(Collected data)

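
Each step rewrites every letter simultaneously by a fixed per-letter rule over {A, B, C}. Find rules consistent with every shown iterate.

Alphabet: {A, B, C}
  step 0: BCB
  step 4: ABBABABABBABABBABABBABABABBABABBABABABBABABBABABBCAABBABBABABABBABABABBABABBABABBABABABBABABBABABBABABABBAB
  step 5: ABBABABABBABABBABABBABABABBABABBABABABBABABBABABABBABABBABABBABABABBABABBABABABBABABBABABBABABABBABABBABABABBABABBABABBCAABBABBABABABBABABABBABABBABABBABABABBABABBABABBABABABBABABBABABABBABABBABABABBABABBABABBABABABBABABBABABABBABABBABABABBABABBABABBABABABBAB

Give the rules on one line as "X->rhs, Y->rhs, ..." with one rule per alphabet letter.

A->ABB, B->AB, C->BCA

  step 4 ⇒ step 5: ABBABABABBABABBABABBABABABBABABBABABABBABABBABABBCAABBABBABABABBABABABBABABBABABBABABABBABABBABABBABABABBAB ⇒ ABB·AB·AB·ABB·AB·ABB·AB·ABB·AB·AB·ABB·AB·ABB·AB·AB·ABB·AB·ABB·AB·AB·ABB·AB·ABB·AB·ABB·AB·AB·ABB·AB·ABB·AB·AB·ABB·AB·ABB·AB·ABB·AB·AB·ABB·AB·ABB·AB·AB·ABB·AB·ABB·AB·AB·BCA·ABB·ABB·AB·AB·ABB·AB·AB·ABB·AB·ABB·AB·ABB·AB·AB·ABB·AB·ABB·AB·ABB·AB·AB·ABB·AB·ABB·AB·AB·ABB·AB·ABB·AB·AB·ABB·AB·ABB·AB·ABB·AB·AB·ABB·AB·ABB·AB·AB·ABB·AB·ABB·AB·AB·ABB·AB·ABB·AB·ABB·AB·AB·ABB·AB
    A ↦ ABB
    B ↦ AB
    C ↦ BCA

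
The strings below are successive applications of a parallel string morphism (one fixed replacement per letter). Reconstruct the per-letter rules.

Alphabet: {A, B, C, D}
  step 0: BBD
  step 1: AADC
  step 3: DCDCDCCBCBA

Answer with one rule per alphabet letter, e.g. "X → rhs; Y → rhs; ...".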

WHAT TO PRODUCE: Reproduce the records above in full and with exact wording.

ANSWER AREA:
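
Each step rewrites every letter simultaneously by a fixed per-letter rule over {A, B, C}. Find rules consistent with every shown iterate.

Alphabet: {A, B, C}
  step 0: BCB
  step 4: ABBABABABBABABBABABBABABABBABABBABABABBABABBABABBCAABBABBABABABBABABABBABABBABABBABABABBABABBABABBABABABBAB
  step 5: ABBABABABBABABBABABBABABABBABABBABABABBABABBABABABBABABBABABBABABABBABABBABABABBABABBABABBABABABBABABBABABABBABABBABABBCAABBABBABABABBABABABBABABBABABBABABABBABABBABABBABABABBABABBABABABBABABBABABABBABABBABABBABABABBABABBABABABBABABBABABABBABABBABABBABABABBAB

Give the rules on one line as "X->rhs, Y->rhs, ..." with one rule per alphabet letter.

A->ABB, B->AB, C->BCA

  step 4 ⇒ step 5: ABBABABABBABABBABABBABABABBABABBABABABBABABBABABBCAABBABBABABABBABABABBABABBABABBABABABBABABBABABBABABABBAB ⇒ ABB·AB·AB·ABB·AB·ABB·AB·ABB·AB·AB·ABB·AB·ABB·AB·AB·ABB·AB·ABB·AB·AB·ABB·AB·ABB·AB·ABB·AB·AB·ABB·AB·ABB·AB·AB·ABB·AB·ABB·AB·ABB·AB·AB·ABB·AB·ABB·AB·AB·ABB·AB·ABB·AB·AB·BCA·ABB·ABB·AB·AB·ABB·AB·AB·ABB·AB·ABB·AB·ABB·AB·AB·ABB·AB·ABB·AB·ABB·AB·AB·ABB·AB·ABB·AB·AB·ABB·AB·ABB·AB·AB·ABB·AB·ABB·AB·ABB·AB·AB·ABB·AB·ABB·AB·AB·ABB·AB·ABB·AB·AB·ABB·AB·ABB·AB·ABB·AB·AB·ABB·AB
    A ↦ ABB
    B ↦ AB
    C ↦ BCA

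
The strings below are successive applications of a parallel string morphism (one fixed replacement per letter). Reconstruct the per-letter rules.

Alphabet: {A, B, C, D}
  step 0: BBD
  step 1: AADC
  step 3: DCDCDCCBCBA

Answer with one rule per alphabet letter, e.g. "X → rhs; Y → rhs; ...".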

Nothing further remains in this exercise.